_Exercise:_ A single number is needed: how many lines of the data hold the word "Answer".

_Data:_

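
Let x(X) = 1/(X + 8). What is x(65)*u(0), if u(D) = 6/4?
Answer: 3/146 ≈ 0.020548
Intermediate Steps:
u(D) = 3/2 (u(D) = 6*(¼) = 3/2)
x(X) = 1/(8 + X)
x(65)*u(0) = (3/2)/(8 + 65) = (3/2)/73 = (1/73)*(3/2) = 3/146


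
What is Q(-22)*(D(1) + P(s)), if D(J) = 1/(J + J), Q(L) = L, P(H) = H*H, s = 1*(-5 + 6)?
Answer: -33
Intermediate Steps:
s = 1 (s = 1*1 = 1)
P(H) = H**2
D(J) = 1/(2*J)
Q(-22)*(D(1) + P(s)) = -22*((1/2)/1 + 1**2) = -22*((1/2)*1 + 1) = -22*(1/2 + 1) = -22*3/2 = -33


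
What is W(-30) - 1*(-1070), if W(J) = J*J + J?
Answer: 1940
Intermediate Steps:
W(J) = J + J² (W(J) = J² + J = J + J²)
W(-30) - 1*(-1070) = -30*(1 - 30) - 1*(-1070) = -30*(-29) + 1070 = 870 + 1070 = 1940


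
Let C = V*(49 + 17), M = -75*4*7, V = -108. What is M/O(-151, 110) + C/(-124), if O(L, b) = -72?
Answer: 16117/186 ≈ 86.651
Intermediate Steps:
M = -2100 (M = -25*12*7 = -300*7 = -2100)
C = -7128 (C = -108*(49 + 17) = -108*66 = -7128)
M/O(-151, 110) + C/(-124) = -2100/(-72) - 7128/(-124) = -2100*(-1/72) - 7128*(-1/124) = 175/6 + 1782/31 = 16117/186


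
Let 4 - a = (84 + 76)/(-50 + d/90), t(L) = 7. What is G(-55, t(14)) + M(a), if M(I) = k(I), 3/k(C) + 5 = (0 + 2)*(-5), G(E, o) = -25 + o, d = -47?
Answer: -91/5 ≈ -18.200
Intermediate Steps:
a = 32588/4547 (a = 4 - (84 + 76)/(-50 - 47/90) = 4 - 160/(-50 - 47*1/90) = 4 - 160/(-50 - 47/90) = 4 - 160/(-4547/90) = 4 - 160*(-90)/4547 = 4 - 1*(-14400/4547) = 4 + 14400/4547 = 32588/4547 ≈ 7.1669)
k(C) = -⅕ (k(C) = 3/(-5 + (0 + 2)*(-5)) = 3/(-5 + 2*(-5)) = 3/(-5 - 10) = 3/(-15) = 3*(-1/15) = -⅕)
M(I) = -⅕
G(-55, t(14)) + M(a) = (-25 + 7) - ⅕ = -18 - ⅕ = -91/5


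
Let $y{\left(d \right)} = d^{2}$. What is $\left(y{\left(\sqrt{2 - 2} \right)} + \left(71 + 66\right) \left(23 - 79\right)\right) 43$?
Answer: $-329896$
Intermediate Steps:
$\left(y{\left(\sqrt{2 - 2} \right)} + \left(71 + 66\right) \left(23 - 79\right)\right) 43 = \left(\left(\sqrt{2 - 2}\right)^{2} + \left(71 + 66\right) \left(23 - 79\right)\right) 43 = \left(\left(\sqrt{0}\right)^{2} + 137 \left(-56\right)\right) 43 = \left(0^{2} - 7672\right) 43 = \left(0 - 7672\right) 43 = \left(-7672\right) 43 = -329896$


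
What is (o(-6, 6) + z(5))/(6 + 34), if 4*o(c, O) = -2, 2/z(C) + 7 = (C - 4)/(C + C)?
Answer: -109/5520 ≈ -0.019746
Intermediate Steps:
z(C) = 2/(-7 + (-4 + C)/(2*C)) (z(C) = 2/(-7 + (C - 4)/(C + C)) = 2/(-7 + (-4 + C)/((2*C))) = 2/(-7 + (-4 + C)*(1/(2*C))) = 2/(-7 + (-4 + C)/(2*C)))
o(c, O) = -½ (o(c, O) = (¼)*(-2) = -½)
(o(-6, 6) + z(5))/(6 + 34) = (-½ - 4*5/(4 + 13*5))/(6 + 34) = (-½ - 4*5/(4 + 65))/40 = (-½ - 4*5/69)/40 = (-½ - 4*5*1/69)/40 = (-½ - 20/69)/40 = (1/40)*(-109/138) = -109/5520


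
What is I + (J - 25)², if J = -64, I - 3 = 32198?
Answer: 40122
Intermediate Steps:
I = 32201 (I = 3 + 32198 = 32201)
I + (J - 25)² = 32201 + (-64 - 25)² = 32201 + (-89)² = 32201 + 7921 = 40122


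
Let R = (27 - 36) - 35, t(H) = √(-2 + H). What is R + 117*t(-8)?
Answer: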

_Exercise output:_ 9